== Problem description ==
If a line of the records holds the word "Count", copy it out.

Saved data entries

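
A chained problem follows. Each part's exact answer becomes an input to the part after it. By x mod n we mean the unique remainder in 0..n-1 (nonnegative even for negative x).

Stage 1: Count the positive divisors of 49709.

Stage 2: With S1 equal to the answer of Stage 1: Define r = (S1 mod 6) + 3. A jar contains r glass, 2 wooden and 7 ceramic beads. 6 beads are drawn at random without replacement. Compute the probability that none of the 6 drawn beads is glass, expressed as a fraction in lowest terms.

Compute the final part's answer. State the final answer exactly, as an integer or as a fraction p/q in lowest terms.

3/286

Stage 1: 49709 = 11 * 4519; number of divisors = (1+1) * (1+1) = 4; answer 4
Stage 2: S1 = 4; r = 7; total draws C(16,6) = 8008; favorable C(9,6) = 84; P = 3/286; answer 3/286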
...
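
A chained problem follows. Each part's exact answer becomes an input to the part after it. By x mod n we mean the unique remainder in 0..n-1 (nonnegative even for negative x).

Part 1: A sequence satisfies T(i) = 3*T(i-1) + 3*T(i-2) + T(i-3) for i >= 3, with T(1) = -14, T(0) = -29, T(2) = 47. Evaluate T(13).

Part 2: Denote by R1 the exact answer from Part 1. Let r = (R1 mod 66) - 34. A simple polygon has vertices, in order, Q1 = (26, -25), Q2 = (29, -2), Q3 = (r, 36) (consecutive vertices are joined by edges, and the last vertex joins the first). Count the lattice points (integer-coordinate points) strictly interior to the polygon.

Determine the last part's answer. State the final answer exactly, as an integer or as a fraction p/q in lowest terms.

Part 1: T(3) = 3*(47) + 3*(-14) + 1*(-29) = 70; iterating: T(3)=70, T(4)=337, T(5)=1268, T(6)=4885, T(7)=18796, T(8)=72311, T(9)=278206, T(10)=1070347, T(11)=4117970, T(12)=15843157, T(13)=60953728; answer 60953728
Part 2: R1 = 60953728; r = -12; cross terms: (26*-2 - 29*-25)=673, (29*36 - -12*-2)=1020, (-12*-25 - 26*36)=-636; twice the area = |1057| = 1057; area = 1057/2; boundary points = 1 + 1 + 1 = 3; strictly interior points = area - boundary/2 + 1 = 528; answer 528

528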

== Response to this task ==
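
Stage 1: Count the positive divisors of 49709.
Part 2: Denote by R1 the exact answer from Part 1. Let r = (R1 mod 66) - 34. A simple polygon has vertices, in order, Q1 = (26, -25), Q2 = (29, -2), Q3 = (r, 36) (consecutive vertices are joined by edges, and the last vertex joins the first). Count the lattice points (integer-coordinate points) strictly interior to the polygon.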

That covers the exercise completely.